* [EXERCISE] Reproduce each line from the first in the data through the line that contains "Answer: -539/1072 ≈ -0.50280" exactly; give nothing else.

* [DATA FOR ANALYSIS]
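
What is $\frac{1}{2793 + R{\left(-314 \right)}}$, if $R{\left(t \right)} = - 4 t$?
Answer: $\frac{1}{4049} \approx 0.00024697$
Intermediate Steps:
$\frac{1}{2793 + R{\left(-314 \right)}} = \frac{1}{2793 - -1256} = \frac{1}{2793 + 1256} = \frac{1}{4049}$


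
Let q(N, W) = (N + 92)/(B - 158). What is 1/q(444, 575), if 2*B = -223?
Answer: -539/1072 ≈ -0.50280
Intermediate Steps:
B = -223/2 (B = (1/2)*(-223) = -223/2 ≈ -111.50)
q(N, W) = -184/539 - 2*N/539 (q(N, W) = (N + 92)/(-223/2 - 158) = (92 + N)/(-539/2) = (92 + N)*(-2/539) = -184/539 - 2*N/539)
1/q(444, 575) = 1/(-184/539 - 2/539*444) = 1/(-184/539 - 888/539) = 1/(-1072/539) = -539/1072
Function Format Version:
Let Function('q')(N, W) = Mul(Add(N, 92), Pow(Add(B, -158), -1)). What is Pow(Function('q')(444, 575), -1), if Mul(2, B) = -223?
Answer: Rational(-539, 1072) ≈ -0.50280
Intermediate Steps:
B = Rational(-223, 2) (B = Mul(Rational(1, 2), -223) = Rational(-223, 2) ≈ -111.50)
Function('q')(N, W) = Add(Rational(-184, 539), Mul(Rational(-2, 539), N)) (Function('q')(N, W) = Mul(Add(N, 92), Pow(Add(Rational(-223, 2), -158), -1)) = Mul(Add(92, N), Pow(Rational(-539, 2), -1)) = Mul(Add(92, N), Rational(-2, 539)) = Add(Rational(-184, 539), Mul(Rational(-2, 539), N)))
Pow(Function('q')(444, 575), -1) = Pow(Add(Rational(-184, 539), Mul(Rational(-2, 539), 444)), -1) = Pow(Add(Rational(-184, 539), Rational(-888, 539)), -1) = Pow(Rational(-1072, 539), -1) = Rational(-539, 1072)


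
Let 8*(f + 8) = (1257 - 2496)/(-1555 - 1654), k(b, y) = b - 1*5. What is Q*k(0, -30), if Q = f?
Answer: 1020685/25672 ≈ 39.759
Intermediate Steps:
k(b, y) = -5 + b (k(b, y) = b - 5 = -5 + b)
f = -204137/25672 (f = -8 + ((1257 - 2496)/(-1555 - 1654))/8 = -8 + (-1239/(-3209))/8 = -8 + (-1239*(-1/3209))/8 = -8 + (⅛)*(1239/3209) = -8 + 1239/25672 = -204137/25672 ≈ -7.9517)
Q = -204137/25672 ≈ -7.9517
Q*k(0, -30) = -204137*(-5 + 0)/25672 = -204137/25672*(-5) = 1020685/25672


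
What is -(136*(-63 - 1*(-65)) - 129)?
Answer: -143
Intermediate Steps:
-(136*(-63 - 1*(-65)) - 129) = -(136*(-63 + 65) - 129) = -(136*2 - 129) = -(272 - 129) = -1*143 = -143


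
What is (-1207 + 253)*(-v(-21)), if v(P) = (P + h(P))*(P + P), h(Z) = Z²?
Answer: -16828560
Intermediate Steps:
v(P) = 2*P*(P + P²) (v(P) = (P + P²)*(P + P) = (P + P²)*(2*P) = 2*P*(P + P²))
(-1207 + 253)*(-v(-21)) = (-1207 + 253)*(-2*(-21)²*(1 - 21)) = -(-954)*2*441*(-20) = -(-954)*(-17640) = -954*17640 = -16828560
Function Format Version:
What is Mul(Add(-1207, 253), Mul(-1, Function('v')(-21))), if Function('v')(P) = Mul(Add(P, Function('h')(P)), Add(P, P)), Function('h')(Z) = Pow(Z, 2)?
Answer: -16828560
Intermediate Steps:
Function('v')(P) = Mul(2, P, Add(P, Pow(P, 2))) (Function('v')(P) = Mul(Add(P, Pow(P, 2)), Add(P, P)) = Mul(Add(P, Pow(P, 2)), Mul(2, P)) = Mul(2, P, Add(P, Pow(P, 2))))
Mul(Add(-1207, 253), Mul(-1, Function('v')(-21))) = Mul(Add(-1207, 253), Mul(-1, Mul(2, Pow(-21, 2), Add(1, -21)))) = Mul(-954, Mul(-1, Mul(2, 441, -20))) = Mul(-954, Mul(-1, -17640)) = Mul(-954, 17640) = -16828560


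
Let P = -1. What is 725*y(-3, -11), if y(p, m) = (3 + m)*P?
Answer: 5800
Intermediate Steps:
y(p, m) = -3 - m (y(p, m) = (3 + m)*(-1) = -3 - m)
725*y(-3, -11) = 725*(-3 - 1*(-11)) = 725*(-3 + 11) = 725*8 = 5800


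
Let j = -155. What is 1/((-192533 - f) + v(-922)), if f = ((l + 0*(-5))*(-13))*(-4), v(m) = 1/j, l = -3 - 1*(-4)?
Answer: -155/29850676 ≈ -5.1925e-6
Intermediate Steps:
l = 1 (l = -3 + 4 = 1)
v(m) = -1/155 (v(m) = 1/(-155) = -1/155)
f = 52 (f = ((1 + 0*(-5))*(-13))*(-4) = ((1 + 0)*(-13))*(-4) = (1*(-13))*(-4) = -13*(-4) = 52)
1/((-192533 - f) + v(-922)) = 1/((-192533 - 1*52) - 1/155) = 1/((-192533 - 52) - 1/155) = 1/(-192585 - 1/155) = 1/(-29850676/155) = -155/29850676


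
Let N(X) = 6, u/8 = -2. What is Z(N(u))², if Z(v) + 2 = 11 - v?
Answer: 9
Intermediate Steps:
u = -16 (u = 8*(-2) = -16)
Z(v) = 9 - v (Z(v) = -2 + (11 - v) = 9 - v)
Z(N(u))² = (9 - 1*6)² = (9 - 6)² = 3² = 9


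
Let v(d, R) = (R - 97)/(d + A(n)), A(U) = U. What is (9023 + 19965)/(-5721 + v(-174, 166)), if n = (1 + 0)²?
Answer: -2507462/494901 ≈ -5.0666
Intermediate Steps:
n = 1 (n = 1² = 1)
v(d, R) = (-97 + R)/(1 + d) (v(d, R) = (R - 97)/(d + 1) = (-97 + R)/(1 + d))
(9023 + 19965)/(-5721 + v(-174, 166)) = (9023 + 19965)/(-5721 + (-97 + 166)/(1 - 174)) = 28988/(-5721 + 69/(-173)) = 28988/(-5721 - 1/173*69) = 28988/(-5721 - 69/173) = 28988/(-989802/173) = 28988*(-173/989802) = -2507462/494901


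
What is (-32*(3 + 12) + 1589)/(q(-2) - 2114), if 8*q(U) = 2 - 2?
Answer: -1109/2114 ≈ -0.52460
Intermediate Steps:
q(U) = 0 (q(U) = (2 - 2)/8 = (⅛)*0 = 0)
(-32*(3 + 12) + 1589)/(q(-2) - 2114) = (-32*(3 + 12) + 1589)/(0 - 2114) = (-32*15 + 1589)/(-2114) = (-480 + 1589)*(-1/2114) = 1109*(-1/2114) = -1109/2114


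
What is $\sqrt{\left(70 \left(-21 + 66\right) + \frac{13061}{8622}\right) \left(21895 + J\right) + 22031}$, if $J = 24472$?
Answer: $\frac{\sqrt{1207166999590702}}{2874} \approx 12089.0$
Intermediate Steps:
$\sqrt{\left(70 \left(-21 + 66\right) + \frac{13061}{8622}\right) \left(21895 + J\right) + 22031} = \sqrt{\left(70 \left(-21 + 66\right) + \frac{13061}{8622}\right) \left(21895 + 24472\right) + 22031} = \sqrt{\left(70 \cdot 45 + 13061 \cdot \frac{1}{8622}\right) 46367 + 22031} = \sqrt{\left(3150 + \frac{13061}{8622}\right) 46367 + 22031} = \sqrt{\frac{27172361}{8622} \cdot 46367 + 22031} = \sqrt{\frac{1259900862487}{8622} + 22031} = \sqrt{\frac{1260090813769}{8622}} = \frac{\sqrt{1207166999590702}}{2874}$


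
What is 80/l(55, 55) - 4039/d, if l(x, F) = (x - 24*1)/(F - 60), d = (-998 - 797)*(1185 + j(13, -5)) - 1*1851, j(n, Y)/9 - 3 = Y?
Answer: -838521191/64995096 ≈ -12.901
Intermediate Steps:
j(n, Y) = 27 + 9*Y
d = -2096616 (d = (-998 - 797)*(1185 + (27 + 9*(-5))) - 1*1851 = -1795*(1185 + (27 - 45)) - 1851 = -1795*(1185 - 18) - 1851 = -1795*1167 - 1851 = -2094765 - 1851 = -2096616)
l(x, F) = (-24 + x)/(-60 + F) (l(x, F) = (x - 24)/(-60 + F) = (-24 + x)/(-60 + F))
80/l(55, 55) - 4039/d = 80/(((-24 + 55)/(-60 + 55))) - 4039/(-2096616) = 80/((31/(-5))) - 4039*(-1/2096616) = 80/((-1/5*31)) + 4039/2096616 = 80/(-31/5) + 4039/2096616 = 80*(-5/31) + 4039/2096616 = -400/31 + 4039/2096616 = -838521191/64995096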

* [SOLUTION TO THIS EXERCISE]
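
What is $\frac{1}{2793 + R{\left(-314 \right)}}$, if $R{\left(t \right)} = - 4 t$?
Answer: $\frac{1}{4049} \approx 0.00024697$
Intermediate Steps:
$\frac{1}{2793 + R{\left(-314 \right)}} = \frac{1}{2793 - -1256} = \frac{1}{2793 + 1256} = \frac{1}{4049}$


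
Let q(N, W) = (N + 92)/(B - 158). What is 1/q(444, 575), if 2*B = -223?
Answer: -539/1072 ≈ -0.50280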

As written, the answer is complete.